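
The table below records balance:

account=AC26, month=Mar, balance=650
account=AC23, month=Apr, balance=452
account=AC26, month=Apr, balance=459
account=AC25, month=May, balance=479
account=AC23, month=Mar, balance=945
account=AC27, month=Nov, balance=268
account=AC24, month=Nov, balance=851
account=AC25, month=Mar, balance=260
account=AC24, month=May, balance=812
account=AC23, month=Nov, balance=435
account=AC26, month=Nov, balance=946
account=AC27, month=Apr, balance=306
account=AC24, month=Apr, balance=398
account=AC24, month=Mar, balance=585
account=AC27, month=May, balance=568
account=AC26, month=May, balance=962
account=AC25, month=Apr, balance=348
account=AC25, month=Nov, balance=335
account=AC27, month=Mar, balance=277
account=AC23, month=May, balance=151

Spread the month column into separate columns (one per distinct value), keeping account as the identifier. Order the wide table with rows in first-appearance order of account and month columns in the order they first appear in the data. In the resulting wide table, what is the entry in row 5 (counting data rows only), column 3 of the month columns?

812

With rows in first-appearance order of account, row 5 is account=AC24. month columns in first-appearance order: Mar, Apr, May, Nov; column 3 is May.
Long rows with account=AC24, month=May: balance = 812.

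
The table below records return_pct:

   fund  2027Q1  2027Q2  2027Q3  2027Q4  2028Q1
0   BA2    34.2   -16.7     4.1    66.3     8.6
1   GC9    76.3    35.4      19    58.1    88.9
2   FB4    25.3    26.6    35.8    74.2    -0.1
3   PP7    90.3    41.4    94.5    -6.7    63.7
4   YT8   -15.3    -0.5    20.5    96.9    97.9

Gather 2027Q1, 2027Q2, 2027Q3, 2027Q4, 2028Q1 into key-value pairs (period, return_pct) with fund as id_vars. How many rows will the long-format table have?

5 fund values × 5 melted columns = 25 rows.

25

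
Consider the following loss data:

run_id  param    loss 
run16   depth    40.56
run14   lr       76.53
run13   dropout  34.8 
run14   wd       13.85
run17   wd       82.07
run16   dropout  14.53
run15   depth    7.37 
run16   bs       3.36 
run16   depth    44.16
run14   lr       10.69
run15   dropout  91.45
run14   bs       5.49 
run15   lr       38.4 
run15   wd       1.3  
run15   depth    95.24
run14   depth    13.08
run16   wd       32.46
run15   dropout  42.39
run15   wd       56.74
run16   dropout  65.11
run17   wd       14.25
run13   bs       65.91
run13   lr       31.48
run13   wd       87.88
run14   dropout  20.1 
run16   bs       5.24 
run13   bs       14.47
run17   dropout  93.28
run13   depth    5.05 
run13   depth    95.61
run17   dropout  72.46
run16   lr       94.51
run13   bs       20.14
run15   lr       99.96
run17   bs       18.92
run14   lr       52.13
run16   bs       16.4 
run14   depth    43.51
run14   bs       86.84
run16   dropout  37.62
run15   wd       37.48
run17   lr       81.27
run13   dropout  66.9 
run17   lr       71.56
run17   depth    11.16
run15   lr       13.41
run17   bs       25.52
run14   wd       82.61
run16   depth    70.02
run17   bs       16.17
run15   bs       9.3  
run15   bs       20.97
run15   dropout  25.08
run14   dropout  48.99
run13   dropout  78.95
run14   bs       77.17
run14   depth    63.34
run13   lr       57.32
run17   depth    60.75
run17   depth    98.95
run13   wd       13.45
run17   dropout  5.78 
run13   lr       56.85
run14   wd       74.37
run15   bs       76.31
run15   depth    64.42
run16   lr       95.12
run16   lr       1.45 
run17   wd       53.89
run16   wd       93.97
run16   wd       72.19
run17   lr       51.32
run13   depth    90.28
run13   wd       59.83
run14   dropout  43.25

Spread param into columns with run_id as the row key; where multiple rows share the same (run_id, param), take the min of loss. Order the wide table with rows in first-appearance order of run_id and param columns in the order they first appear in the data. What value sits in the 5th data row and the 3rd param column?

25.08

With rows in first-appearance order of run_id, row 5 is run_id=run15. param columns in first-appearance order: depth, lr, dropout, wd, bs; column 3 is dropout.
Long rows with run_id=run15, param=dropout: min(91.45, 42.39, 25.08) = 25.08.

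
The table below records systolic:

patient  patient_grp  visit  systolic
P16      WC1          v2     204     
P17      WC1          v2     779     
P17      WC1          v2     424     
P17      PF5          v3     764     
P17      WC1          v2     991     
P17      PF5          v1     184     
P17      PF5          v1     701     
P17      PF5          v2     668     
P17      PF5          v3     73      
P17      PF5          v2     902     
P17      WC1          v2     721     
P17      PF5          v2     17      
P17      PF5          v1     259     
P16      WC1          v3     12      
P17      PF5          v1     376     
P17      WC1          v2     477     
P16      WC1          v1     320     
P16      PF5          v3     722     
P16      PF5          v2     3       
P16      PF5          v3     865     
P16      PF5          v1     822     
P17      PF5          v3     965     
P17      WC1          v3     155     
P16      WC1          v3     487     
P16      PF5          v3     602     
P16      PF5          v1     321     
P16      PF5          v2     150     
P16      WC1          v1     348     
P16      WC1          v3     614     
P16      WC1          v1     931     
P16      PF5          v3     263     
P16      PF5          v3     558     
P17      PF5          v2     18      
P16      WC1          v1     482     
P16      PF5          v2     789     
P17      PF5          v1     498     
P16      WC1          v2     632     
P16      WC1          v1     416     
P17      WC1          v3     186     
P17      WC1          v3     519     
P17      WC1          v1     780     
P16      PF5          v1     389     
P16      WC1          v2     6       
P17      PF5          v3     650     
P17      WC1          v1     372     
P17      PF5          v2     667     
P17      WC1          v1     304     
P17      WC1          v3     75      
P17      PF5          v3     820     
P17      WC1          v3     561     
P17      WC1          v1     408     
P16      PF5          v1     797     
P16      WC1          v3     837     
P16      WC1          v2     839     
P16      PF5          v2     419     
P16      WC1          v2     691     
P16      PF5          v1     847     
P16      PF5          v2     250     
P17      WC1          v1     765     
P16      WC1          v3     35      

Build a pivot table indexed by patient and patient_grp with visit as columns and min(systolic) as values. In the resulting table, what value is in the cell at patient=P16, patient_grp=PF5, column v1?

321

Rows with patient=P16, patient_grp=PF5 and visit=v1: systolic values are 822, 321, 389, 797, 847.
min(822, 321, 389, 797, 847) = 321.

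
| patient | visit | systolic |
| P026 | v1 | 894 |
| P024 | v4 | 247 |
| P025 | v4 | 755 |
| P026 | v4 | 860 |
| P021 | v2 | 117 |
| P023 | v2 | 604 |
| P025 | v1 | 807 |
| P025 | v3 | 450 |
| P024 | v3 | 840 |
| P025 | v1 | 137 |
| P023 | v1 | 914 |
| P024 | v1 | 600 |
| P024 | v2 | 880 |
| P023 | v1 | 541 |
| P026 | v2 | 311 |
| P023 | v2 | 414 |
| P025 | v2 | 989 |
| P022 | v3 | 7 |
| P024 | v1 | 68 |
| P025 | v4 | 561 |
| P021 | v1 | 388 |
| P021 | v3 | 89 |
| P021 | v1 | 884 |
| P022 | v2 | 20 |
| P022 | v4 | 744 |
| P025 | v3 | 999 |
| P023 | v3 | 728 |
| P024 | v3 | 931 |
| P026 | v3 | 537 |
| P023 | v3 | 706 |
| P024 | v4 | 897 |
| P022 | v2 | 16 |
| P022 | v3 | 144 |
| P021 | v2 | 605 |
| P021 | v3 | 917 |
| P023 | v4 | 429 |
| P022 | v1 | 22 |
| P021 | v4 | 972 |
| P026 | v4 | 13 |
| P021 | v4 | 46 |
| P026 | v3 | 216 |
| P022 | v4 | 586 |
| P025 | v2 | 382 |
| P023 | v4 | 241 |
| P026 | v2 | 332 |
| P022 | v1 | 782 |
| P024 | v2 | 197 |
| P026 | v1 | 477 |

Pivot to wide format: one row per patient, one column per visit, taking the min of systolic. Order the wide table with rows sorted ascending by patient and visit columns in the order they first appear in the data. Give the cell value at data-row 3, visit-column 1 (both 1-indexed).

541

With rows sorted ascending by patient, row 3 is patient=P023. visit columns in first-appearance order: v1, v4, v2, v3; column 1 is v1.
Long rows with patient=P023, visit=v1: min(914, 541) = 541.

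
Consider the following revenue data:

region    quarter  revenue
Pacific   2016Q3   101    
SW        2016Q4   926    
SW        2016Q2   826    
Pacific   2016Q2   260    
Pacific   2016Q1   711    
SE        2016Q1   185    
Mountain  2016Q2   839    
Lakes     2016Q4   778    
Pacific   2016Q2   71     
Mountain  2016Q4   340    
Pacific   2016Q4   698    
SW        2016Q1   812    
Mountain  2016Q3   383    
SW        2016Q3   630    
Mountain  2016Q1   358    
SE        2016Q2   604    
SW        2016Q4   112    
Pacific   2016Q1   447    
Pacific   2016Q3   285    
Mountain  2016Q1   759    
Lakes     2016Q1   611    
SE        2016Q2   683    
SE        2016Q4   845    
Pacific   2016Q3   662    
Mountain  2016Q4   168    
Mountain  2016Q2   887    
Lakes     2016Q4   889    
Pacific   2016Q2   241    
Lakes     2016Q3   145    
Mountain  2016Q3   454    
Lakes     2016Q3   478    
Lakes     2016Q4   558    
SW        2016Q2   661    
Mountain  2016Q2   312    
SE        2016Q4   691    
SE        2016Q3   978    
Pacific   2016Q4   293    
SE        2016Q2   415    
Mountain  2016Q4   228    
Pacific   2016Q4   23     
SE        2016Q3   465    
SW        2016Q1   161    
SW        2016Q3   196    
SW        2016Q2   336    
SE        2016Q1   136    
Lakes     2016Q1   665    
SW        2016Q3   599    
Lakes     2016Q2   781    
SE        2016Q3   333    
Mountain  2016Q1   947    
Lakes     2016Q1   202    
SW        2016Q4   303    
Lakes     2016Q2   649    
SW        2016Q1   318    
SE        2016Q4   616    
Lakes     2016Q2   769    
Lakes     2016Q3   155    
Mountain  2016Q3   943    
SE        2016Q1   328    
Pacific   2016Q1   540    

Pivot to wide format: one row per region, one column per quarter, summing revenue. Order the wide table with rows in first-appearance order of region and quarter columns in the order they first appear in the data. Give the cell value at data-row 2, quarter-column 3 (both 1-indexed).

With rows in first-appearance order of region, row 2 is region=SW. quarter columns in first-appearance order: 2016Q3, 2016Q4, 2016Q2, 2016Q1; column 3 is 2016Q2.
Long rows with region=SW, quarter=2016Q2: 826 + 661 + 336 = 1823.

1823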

--------------------

What you will do: Restate the listing word for word, but only from its first line through the line with "account=AC26, month=May, balance=962", keeping both end lines.

The completed task:
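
The table below records balance:

account=AC26, month=Mar, balance=650
account=AC23, month=Apr, balance=452
account=AC26, month=Apr, balance=459
account=AC25, month=May, balance=479
account=AC23, month=Mar, balance=945
account=AC27, month=Nov, balance=268
account=AC24, month=Nov, balance=851
account=AC25, month=Mar, balance=260
account=AC24, month=May, balance=812
account=AC23, month=Nov, balance=435
account=AC26, month=Nov, balance=946
account=AC27, month=Apr, balance=306
account=AC24, month=Apr, balance=398
account=AC24, month=Mar, balance=585
account=AC27, month=May, balance=568
account=AC26, month=May, balance=962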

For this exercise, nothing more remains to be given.